Stored data entries
Start of Block
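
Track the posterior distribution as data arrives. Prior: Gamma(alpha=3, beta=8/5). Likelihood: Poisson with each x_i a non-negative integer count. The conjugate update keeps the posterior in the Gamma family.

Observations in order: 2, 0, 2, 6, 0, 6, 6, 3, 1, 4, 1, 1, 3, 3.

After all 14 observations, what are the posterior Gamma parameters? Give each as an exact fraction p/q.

alpha=41, beta=78/5

obs 1: x=2 → posterior Gamma(5, 13/5)
obs 2: x=0 → posterior Gamma(5, 18/5)
obs 3: x=2 → posterior Gamma(7, 23/5)
obs 4: x=6 → posterior Gamma(13, 28/5)
obs 5: x=0 → posterior Gamma(13, 33/5)
obs 6: x=6 → posterior Gamma(19, 38/5)
obs 7: x=6 → posterior Gamma(25, 43/5)
obs 8: x=3 → posterior Gamma(28, 48/5)
obs 9: x=1 → posterior Gamma(29, 53/5)
obs 10: x=4 → posterior Gamma(33, 58/5)
obs 11: x=1 → posterior Gamma(34, 63/5)
obs 12: x=1 → posterior Gamma(35, 68/5)
obs 13: x=3 → posterior Gamma(38, 73/5)
obs 14: x=3 → posterior Gamma(41, 78/5)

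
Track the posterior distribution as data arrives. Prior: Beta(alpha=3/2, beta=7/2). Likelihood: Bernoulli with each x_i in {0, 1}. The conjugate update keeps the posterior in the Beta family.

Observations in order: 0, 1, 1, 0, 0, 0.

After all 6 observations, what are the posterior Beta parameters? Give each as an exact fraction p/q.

alpha=7/2, beta=15/2

obs 1: x=0 → posterior Beta(3/2, 9/2)
obs 2: x=1 → posterior Beta(5/2, 9/2)
obs 3: x=1 → posterior Beta(7/2, 9/2)
obs 4: x=0 → posterior Beta(7/2, 11/2)
obs 5: x=0 → posterior Beta(7/2, 13/2)
obs 6: x=0 → posterior Beta(7/2, 15/2)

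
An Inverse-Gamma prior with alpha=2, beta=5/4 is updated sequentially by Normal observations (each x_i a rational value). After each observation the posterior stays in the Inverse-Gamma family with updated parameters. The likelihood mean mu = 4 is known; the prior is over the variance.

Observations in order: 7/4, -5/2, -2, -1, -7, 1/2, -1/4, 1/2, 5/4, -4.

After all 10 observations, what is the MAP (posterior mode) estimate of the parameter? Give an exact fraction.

5535/256

obs 1: x=7/4 → posterior Inverse-Gamma(5/2, 121/32)
obs 2: x=-5/2 → posterior Inverse-Gamma(3, 797/32)
obs 3: x=-2 → posterior Inverse-Gamma(7/2, 1373/32)
obs 4: x=-1 → posterior Inverse-Gamma(4, 1773/32)
obs 5: x=-7 → posterior Inverse-Gamma(9/2, 3709/32)
obs 6: x=1/2 → posterior Inverse-Gamma(5, 3905/32)
obs 7: x=-1/4 → posterior Inverse-Gamma(11/2, 2097/16)
obs 8: x=1/2 → posterior Inverse-Gamma(6, 2195/16)
obs 9: x=5/4 → posterior Inverse-Gamma(13/2, 4511/32)
obs 10: x=-4 → posterior Inverse-Gamma(7, 5535/32)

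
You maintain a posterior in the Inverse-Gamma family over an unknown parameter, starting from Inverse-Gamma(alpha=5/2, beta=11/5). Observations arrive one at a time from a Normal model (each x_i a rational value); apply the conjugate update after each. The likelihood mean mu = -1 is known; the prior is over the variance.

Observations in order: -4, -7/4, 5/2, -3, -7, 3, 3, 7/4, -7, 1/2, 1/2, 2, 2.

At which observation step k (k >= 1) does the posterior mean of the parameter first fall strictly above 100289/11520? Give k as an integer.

obs 1: x=-4 → posterior Inverse-Gamma(3, 67/10)
obs 2: x=-7/4 → posterior Inverse-Gamma(7/2, 1117/160)
obs 3: x=5/2 → posterior Inverse-Gamma(4, 2097/160)
obs 4: x=-3 → posterior Inverse-Gamma(9/2, 2417/160)
obs 5: x=-7 → posterior Inverse-Gamma(5, 5297/160)
obs 6: x=3 → posterior Inverse-Gamma(11/2, 6577/160)
obs 7: x=3 → posterior Inverse-Gamma(6, 7857/160)
obs 8: x=7/4 → posterior Inverse-Gamma(13/2, 4231/80)
obs 9: x=-7 → posterior Inverse-Gamma(7, 5671/80)
obs 10: x=1/2 → posterior Inverse-Gamma(15/2, 5761/80)
obs 11: x=1/2 → posterior Inverse-Gamma(8, 5851/80)
obs 12: x=2 → posterior Inverse-Gamma(17/2, 6211/80)
obs 13: x=2 → posterior Inverse-Gamma(9, 6571/80)

k = 6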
End of Block
> _What is needed_
Reproduce every line of the data so that nothing differs from the original.

> _Answer to this task_
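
Track the posterior distribution as data arrives. Prior: Gamma(alpha=3, beta=8/5). Likelihood: Poisson with each x_i a non-negative integer count. The conjugate update keeps the posterior in the Gamma family.

Observations in order: 2, 0, 2, 6, 0, 6, 6, 3, 1, 4, 1, 1, 3, 3.

After all 14 observations, what are the posterior Gamma parameters? Give each as an exact fraction p/q.

alpha=41, beta=78/5

obs 1: x=2 → posterior Gamma(5, 13/5)
obs 2: x=0 → posterior Gamma(5, 18/5)
obs 3: x=2 → posterior Gamma(7, 23/5)
obs 4: x=6 → posterior Gamma(13, 28/5)
obs 5: x=0 → posterior Gamma(13, 33/5)
obs 6: x=6 → posterior Gamma(19, 38/5)
obs 7: x=6 → posterior Gamma(25, 43/5)
obs 8: x=3 → posterior Gamma(28, 48/5)
obs 9: x=1 → posterior Gamma(29, 53/5)
obs 10: x=4 → posterior Gamma(33, 58/5)
obs 11: x=1 → posterior Gamma(34, 63/5)
obs 12: x=1 → posterior Gamma(35, 68/5)
obs 13: x=3 → posterior Gamma(38, 73/5)
obs 14: x=3 → posterior Gamma(41, 78/5)

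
Track the posterior distribution as data arrives. Prior: Beta(alpha=3/2, beta=7/2). Likelihood: Bernoulli with each x_i in {0, 1}. The conjugate update keeps the posterior in the Beta family.

Observations in order: 0, 1, 1, 0, 0, 0.

After all 6 observations, what are the posterior Beta parameters? Give each as an exact fraction p/q.

alpha=7/2, beta=15/2

obs 1: x=0 → posterior Beta(3/2, 9/2)
obs 2: x=1 → posterior Beta(5/2, 9/2)
obs 3: x=1 → posterior Beta(7/2, 9/2)
obs 4: x=0 → posterior Beta(7/2, 11/2)
obs 5: x=0 → posterior Beta(7/2, 13/2)
obs 6: x=0 → posterior Beta(7/2, 15/2)

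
An Inverse-Gamma prior with alpha=2, beta=5/4 is updated sequentially by Normal observations (each x_i a rational value). After each observation the posterior stays in the Inverse-Gamma family with updated parameters. The likelihood mean mu = 4 is known; the prior is over the variance.

Observations in order: 7/4, -5/2, -2, -1, -7, 1/2, -1/4, 1/2, 5/4, -4.

After all 10 observations, what is the MAP (posterior mode) estimate of the parameter? Give an exact fraction.

5535/256

obs 1: x=7/4 → posterior Inverse-Gamma(5/2, 121/32)
obs 2: x=-5/2 → posterior Inverse-Gamma(3, 797/32)
obs 3: x=-2 → posterior Inverse-Gamma(7/2, 1373/32)
obs 4: x=-1 → posterior Inverse-Gamma(4, 1773/32)
obs 5: x=-7 → posterior Inverse-Gamma(9/2, 3709/32)
obs 6: x=1/2 → posterior Inverse-Gamma(5, 3905/32)
obs 7: x=-1/4 → posterior Inverse-Gamma(11/2, 2097/16)
obs 8: x=1/2 → posterior Inverse-Gamma(6, 2195/16)
obs 9: x=5/4 → posterior Inverse-Gamma(13/2, 4511/32)
obs 10: x=-4 → posterior Inverse-Gamma(7, 5535/32)

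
You maintain a posterior in the Inverse-Gamma family over an unknown parameter, starting from Inverse-Gamma(alpha=5/2, beta=11/5). Observations arrive one at a time from a Normal model (each x_i a rational value); apply the conjugate update after each. The likelihood mean mu = -1 is known; the prior is over the variance.

Observations in order: -4, -7/4, 5/2, -3, -7, 3, 3, 7/4, -7, 1/2, 1/2, 2, 2.

At which observation step k (k >= 1) does the posterior mean of the parameter first fall strictly above 100289/11520? Give k as an integer.

obs 1: x=-4 → posterior Inverse-Gamma(3, 67/10)
obs 2: x=-7/4 → posterior Inverse-Gamma(7/2, 1117/160)
obs 3: x=5/2 → posterior Inverse-Gamma(4, 2097/160)
obs 4: x=-3 → posterior Inverse-Gamma(9/2, 2417/160)
obs 5: x=-7 → posterior Inverse-Gamma(5, 5297/160)
obs 6: x=3 → posterior Inverse-Gamma(11/2, 6577/160)
obs 7: x=3 → posterior Inverse-Gamma(6, 7857/160)
obs 8: x=7/4 → posterior Inverse-Gamma(13/2, 4231/80)
obs 9: x=-7 → posterior Inverse-Gamma(7, 5671/80)
obs 10: x=1/2 → posterior Inverse-Gamma(15/2, 5761/80)
obs 11: x=1/2 → posterior Inverse-Gamma(8, 5851/80)
obs 12: x=2 → posterior Inverse-Gamma(17/2, 6211/80)
obs 13: x=2 → posterior Inverse-Gamma(9, 6571/80)

k = 6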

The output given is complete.